The listing below needs to be copied in full, exactly.

Content starts

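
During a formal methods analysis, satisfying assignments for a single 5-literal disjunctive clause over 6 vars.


Step 1: Total=2^6=64
Step 2: Unsat when all 5 false: 2^1=2
Step 3: Sat=64-2=62

62


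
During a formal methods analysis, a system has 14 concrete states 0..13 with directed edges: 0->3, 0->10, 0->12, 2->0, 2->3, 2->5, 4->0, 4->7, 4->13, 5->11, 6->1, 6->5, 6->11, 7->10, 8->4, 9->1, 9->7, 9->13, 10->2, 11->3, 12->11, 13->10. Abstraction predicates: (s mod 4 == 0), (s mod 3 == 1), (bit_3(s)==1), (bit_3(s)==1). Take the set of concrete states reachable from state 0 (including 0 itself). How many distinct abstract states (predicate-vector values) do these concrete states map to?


BFS from 0:
Concrete reachable: {0, 2, 3, 5, 10, 11, 12}
Abstract via predicates (s mod 4 == 0), (s mod 3 == 1), (bit_3(s)==1), (bit_3(s)==1):
  (0,0,0,0) <- {2, 3, 5}
  (0,0,1,1) <- {11}
  (0,1,1,1) <- {10}
  (1,0,0,0) <- {0}
  (1,0,1,1) <- {12}
Distinct abstract states = 5

5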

Content ends

● **OUTPUT BELOW**:
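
During a formal methods analysis, satisfying assignments for a single 5-literal disjunctive clause over 6 vars.


Step 1: Total=2^6=64
Step 2: Unsat when all 5 false: 2^1=2
Step 3: Sat=64-2=62

62


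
During a formal methods analysis, a system has 14 concrete states 0..13 with directed edges: 0->3, 0->10, 0->12, 2->0, 2->3, 2->5, 4->0, 4->7, 4->13, 5->11, 6->1, 6->5, 6->11, 7->10, 8->4, 9->1, 9->7, 9->13, 10->2, 11->3, 12->11, 13->10. Abstraction predicates: (s mod 4 == 0), (s mod 3 == 1), (bit_3(s)==1), (bit_3(s)==1). Take the set of concrete states reachable from state 0 (including 0 itself). How many distinct abstract states (predicate-vector values) do these concrete states map to?


BFS from 0:
Concrete reachable: {0, 2, 3, 5, 10, 11, 12}
Abstract via predicates (s mod 4 == 0), (s mod 3 == 1), (bit_3(s)==1), (bit_3(s)==1):
  (0,0,0,0) <- {2, 3, 5}
  (0,0,1,1) <- {11}
  (0,1,1,1) <- {10}
  (1,0,0,0) <- {0}
  (1,0,1,1) <- {12}
Distinct abstract states = 5

5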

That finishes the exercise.